- [What you should do]:
All of the records must come back exactly. Please repeat them in full.
**** Records shown
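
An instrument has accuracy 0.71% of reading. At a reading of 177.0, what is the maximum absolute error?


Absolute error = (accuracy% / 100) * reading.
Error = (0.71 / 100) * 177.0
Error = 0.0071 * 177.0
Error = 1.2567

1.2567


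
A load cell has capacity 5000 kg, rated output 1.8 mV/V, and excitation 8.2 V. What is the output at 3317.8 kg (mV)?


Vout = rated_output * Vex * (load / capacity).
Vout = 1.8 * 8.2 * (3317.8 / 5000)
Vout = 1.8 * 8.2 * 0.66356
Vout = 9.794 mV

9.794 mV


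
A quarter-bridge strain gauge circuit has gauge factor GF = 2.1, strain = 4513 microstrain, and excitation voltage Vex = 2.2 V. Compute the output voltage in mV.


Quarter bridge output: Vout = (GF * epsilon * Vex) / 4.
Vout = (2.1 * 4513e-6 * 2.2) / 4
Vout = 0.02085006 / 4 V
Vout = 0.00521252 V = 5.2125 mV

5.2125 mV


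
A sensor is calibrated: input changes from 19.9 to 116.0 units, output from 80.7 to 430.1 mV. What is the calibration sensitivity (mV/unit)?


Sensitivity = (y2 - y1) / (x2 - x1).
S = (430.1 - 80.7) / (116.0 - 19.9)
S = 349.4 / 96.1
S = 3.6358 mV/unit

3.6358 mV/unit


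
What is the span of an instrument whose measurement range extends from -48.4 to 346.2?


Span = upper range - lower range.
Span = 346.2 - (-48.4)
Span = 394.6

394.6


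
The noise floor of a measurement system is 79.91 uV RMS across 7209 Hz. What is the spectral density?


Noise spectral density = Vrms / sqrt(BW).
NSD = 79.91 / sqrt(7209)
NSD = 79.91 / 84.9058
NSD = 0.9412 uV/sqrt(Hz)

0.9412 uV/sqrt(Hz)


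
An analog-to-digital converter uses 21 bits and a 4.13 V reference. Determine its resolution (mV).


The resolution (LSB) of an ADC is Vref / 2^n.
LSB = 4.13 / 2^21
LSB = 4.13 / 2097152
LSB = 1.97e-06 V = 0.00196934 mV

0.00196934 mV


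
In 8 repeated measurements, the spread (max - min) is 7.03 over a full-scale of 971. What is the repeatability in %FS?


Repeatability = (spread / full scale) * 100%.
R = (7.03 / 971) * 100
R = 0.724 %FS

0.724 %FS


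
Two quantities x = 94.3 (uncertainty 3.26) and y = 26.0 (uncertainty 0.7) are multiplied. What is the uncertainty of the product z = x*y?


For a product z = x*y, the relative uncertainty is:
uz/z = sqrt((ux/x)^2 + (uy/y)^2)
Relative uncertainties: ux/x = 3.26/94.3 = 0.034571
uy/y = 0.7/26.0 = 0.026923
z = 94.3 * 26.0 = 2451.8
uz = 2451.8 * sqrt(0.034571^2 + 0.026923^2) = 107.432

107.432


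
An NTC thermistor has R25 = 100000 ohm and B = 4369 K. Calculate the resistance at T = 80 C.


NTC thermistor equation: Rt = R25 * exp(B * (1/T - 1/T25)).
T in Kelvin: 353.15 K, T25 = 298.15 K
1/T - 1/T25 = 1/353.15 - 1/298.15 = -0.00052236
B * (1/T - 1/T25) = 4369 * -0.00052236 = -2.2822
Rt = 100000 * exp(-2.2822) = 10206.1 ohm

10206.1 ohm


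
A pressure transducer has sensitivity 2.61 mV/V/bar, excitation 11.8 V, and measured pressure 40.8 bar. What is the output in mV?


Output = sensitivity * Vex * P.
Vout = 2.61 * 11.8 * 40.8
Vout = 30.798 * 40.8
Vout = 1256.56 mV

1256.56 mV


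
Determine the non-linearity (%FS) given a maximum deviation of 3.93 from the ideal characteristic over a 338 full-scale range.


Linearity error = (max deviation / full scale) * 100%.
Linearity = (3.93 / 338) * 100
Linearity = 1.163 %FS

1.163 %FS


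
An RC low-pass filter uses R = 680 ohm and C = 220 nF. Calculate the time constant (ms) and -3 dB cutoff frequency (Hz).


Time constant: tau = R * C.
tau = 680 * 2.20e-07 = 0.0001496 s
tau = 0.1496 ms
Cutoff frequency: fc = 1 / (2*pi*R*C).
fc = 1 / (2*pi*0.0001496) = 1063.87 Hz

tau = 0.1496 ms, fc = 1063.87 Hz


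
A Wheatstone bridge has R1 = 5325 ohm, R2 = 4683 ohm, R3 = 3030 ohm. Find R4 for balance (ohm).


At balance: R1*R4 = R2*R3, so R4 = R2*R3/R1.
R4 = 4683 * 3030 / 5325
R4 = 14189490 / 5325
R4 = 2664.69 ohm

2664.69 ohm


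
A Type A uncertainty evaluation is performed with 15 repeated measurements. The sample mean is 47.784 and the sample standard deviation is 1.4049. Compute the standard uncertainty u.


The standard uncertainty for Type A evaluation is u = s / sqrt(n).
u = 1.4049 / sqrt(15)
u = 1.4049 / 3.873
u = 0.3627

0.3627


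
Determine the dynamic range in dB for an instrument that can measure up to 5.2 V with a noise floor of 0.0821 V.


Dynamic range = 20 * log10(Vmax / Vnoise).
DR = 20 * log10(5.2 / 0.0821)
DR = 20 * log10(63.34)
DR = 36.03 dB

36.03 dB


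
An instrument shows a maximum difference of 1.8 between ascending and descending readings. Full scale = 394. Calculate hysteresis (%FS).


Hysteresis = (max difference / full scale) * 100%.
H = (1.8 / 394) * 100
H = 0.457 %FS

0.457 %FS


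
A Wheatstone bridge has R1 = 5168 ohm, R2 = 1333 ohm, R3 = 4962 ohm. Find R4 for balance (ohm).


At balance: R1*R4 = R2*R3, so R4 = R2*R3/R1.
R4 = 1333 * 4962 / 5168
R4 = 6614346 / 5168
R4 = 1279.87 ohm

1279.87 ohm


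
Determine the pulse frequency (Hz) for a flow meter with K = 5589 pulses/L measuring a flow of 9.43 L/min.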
********
- [Task output]:
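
An instrument has accuracy 0.71% of reading. At a reading of 177.0, what is the maximum absolute error?


Absolute error = (accuracy% / 100) * reading.
Error = (0.71 / 100) * 177.0
Error = 0.0071 * 177.0
Error = 1.2567

1.2567


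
A load cell has capacity 5000 kg, rated output 1.8 mV/V, and excitation 8.2 V. What is the output at 3317.8 kg (mV)?


Vout = rated_output * Vex * (load / capacity).
Vout = 1.8 * 8.2 * (3317.8 / 5000)
Vout = 1.8 * 8.2 * 0.66356
Vout = 9.794 mV

9.794 mV


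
A quarter-bridge strain gauge circuit has gauge factor GF = 2.1, strain = 4513 microstrain, and excitation voltage Vex = 2.2 V. Compute the output voltage in mV.


Quarter bridge output: Vout = (GF * epsilon * Vex) / 4.
Vout = (2.1 * 4513e-6 * 2.2) / 4
Vout = 0.02085006 / 4 V
Vout = 0.00521252 V = 5.2125 mV

5.2125 mV


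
A sensor is calibrated: input changes from 19.9 to 116.0 units, output from 80.7 to 430.1 mV. What is the calibration sensitivity (mV/unit)?


Sensitivity = (y2 - y1) / (x2 - x1).
S = (430.1 - 80.7) / (116.0 - 19.9)
S = 349.4 / 96.1
S = 3.6358 mV/unit

3.6358 mV/unit


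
What is the span of an instrument whose measurement range extends from -48.4 to 346.2?


Span = upper range - lower range.
Span = 346.2 - (-48.4)
Span = 394.6

394.6


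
The noise floor of a measurement system is 79.91 uV RMS across 7209 Hz. What is the spectral density?


Noise spectral density = Vrms / sqrt(BW).
NSD = 79.91 / sqrt(7209)
NSD = 79.91 / 84.9058
NSD = 0.9412 uV/sqrt(Hz)

0.9412 uV/sqrt(Hz)


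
An analog-to-digital converter uses 21 bits and a 4.13 V reference. Determine its resolution (mV).


The resolution (LSB) of an ADC is Vref / 2^n.
LSB = 4.13 / 2^21
LSB = 4.13 / 2097152
LSB = 1.97e-06 V = 0.00196934 mV

0.00196934 mV


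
In 8 repeated measurements, the spread (max - min) is 7.03 over a full-scale of 971. What is the repeatability in %FS?


Repeatability = (spread / full scale) * 100%.
R = (7.03 / 971) * 100
R = 0.724 %FS

0.724 %FS


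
Two quantities x = 94.3 (uncertainty 3.26) and y = 26.0 (uncertainty 0.7) are multiplied. What is the uncertainty of the product z = x*y?


For a product z = x*y, the relative uncertainty is:
uz/z = sqrt((ux/x)^2 + (uy/y)^2)
Relative uncertainties: ux/x = 3.26/94.3 = 0.034571
uy/y = 0.7/26.0 = 0.026923
z = 94.3 * 26.0 = 2451.8
uz = 2451.8 * sqrt(0.034571^2 + 0.026923^2) = 107.432

107.432


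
An NTC thermistor has R25 = 100000 ohm and B = 4369 K. Calculate the resistance at T = 80 C.


NTC thermistor equation: Rt = R25 * exp(B * (1/T - 1/T25)).
T in Kelvin: 353.15 K, T25 = 298.15 K
1/T - 1/T25 = 1/353.15 - 1/298.15 = -0.00052236
B * (1/T - 1/T25) = 4369 * -0.00052236 = -2.2822
Rt = 100000 * exp(-2.2822) = 10206.1 ohm

10206.1 ohm


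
A pressure transducer has sensitivity 2.61 mV/V/bar, excitation 11.8 V, and measured pressure 40.8 bar. What is the output in mV?


Output = sensitivity * Vex * P.
Vout = 2.61 * 11.8 * 40.8
Vout = 30.798 * 40.8
Vout = 1256.56 mV

1256.56 mV


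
Determine the non-linearity (%FS) given a maximum deviation of 3.93 from the ideal characteristic over a 338 full-scale range.


Linearity error = (max deviation / full scale) * 100%.
Linearity = (3.93 / 338) * 100
Linearity = 1.163 %FS

1.163 %FS


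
An RC low-pass filter uses R = 680 ohm and C = 220 nF. Calculate the time constant (ms) and -3 dB cutoff frequency (Hz).


Time constant: tau = R * C.
tau = 680 * 2.20e-07 = 0.0001496 s
tau = 0.1496 ms
Cutoff frequency: fc = 1 / (2*pi*R*C).
fc = 1 / (2*pi*0.0001496) = 1063.87 Hz

tau = 0.1496 ms, fc = 1063.87 Hz


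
A Wheatstone bridge has R1 = 5325 ohm, R2 = 4683 ohm, R3 = 3030 ohm. Find R4 for balance (ohm).


At balance: R1*R4 = R2*R3, so R4 = R2*R3/R1.
R4 = 4683 * 3030 / 5325
R4 = 14189490 / 5325
R4 = 2664.69 ohm

2664.69 ohm


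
A Type A uncertainty evaluation is performed with 15 repeated measurements. The sample mean is 47.784 and the sample standard deviation is 1.4049. Compute the standard uncertainty u.


The standard uncertainty for Type A evaluation is u = s / sqrt(n).
u = 1.4049 / sqrt(15)
u = 1.4049 / 3.873
u = 0.3627

0.3627


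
Determine the dynamic range in dB for an instrument that can measure up to 5.2 V with a noise floor of 0.0821 V.


Dynamic range = 20 * log10(Vmax / Vnoise).
DR = 20 * log10(5.2 / 0.0821)
DR = 20 * log10(63.34)
DR = 36.03 dB

36.03 dB


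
An instrument shows a maximum difference of 1.8 between ascending and descending readings. Full scale = 394. Calculate hysteresis (%FS).


Hysteresis = (max difference / full scale) * 100%.
H = (1.8 / 394) * 100
H = 0.457 %FS

0.457 %FS


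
A Wheatstone bridge has R1 = 5168 ohm, R2 = 1333 ohm, R3 = 4962 ohm. Find R4 for balance (ohm).


At balance: R1*R4 = R2*R3, so R4 = R2*R3/R1.
R4 = 1333 * 4962 / 5168
R4 = 6614346 / 5168
R4 = 1279.87 ohm

1279.87 ohm


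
Determine the pulse frequency (Hz) for a flow meter with K = 5589 pulses/L measuring a flow of 9.43 L/min.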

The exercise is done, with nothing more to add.